Work to complete ▸
An exact restatement of the records below is expected.

START Records to process

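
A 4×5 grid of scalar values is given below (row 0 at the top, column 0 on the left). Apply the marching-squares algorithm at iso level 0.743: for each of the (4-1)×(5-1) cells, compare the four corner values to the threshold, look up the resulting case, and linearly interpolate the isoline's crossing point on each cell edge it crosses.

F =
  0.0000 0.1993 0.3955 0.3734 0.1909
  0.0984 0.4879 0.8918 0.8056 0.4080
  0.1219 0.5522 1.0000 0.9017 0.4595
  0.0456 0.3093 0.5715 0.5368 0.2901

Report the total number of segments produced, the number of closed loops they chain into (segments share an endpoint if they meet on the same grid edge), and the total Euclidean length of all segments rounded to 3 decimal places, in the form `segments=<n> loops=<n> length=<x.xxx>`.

cell (0,1): code 0100 → (0.700,2.000)–(1.000,1.632)
cell (0,2): code 1100 → (0.855,3.000)–(0.700,2.000)
cell (0,3): code 1000 → (1.000,3.157)–(0.855,3.000)
cell (1,1): code 0110 → (1.000,1.632)–(2.000,1.426)
cell (1,3): code 1001 → (2.000,3.359)–(1.000,3.157)
cell (2,1): code 0010 → (2.000,1.426)–(2.600,2.000)
cell (2,2): code 0011 → (2.600,2.000)–(2.435,3.000)
cell (2,3): code 0001 → (2.435,3.000)–(2.000,3.359)
total: 8 segments, chained into 1 closed loop(s), length Σ = 6.149337

segments=8 loops=1 length=6.149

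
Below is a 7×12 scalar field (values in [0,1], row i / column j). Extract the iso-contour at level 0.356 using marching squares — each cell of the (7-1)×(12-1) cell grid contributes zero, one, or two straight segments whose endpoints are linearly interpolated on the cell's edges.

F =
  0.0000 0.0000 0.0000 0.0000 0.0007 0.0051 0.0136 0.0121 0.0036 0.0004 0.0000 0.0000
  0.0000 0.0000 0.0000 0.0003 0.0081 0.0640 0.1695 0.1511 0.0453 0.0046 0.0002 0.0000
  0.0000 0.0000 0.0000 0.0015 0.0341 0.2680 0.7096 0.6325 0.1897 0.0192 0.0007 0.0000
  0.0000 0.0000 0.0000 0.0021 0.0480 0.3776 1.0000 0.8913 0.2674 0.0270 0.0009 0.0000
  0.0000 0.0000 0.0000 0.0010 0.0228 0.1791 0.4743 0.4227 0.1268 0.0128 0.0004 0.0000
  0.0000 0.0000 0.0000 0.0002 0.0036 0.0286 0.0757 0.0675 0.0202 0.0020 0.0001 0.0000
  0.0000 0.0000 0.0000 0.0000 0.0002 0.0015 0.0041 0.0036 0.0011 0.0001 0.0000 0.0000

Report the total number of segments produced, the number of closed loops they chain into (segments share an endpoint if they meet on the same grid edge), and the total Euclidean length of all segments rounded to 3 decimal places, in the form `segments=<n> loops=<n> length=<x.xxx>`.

cell (1,5): code 0100 → (1.345,6.000)–(2.000,5.199)
cell (1,6): code 1100 → (1.426,7.000)–(1.345,6.000)
cell (1,7): code 1000 → (2.000,7.624)–(1.426,7.000)
cell (2,4): code 0100 → (2.803,5.000)–(3.000,4.934)
cell (2,5): code 1110 → (2.000,5.199)–(2.803,5.000)
cell (2,7): code 1001 → (3.000,7.858)–(2.000,7.624)
cell (3,4): code 0010 → (3.000,4.934)–(3.109,5.000)
cell (3,5): code 0111 → (3.109,5.000)–(4.000,5.599)
cell (3,7): code 1001 → (4.000,7.225)–(3.000,7.858)
cell (4,5): code 0010 → (4.000,5.599)–(4.297,6.000)
cell (4,6): code 0011 → (4.297,6.000)–(4.188,7.000)
cell (4,7): code 0001 → (4.188,7.000)–(4.000,7.225)
total: 12 segments, chained into 1 closed loop(s), length Σ = 9.130042

segments=12 loops=1 length=9.130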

END Records to process

Finished exercise ▸
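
A 4×5 grid of scalar values is given below (row 0 at the top, column 0 on the left). Apply the marching-squares algorithm at iso level 0.743: for each of the (4-1)×(5-1) cells, compare the four corner values to the threshold, look up the resulting case, and linearly interpolate the isoline's crossing point on each cell edge it crosses.

F =
  0.0000 0.1993 0.3955 0.3734 0.1909
  0.0984 0.4879 0.8918 0.8056 0.4080
  0.1219 0.5522 1.0000 0.9017 0.4595
  0.0456 0.3093 0.5715 0.5368 0.2901

Report the total number of segments produced, the number of closed loops they chain into (segments share an endpoint if they meet on the same grid edge), and the total Euclidean length of all segments rounded to 3 decimal places, in the form `segments=<n> loops=<n> length=<x.xxx>`.

cell (0,1): code 0100 → (0.700,2.000)–(1.000,1.632)
cell (0,2): code 1100 → (0.855,3.000)–(0.700,2.000)
cell (0,3): code 1000 → (1.000,3.157)–(0.855,3.000)
cell (1,1): code 0110 → (1.000,1.632)–(2.000,1.426)
cell (1,3): code 1001 → (2.000,3.359)–(1.000,3.157)
cell (2,1): code 0010 → (2.000,1.426)–(2.600,2.000)
cell (2,2): code 0011 → (2.600,2.000)–(2.435,3.000)
cell (2,3): code 0001 → (2.435,3.000)–(2.000,3.359)
total: 8 segments, chained into 1 closed loop(s), length Σ = 6.149337

segments=8 loops=1 length=6.149

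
Below is a 7×12 scalar field (values in [0,1], row i / column j). Extract the iso-contour at level 0.356 using marching squares — each cell of the (7-1)×(12-1) cell grid contributes zero, one, or two straight segments whose endpoints are linearly interpolated on the cell's edges.

F =
  0.0000 0.0000 0.0000 0.0000 0.0007 0.0051 0.0136 0.0121 0.0036 0.0004 0.0000 0.0000
  0.0000 0.0000 0.0000 0.0003 0.0081 0.0640 0.1695 0.1511 0.0453 0.0046 0.0002 0.0000
  0.0000 0.0000 0.0000 0.0015 0.0341 0.2680 0.7096 0.6325 0.1897 0.0192 0.0007 0.0000
  0.0000 0.0000 0.0000 0.0021 0.0480 0.3776 1.0000 0.8913 0.2674 0.0270 0.0009 0.0000
  0.0000 0.0000 0.0000 0.0010 0.0228 0.1791 0.4743 0.4227 0.1268 0.0128 0.0004 0.0000
  0.0000 0.0000 0.0000 0.0002 0.0036 0.0286 0.0757 0.0675 0.0202 0.0020 0.0001 0.0000
  0.0000 0.0000 0.0000 0.0000 0.0002 0.0015 0.0041 0.0036 0.0011 0.0001 0.0000 0.0000

Report the total number of segments produced, the number of closed loops they chain into (segments share an endpoint if they meet on the same grid edge), and the total Euclidean length of all segments rounded to 3 decimal places, in the form `segments=<n> loops=<n> length=<x.xxx>`.

cell (1,5): code 0100 → (1.345,6.000)–(2.000,5.199)
cell (1,6): code 1100 → (1.426,7.000)–(1.345,6.000)
cell (1,7): code 1000 → (2.000,7.624)–(1.426,7.000)
cell (2,4): code 0100 → (2.803,5.000)–(3.000,4.934)
cell (2,5): code 1110 → (2.000,5.199)–(2.803,5.000)
cell (2,7): code 1001 → (3.000,7.858)–(2.000,7.624)
cell (3,4): code 0010 → (3.000,4.934)–(3.109,5.000)
cell (3,5): code 0111 → (3.109,5.000)–(4.000,5.599)
cell (3,7): code 1001 → (4.000,7.225)–(3.000,7.858)
cell (4,5): code 0010 → (4.000,5.599)–(4.297,6.000)
cell (4,6): code 0011 → (4.297,6.000)–(4.188,7.000)
cell (4,7): code 0001 → (4.188,7.000)–(4.000,7.225)
total: 12 segments, chained into 1 closed loop(s), length Σ = 9.130042

segments=12 loops=1 length=9.130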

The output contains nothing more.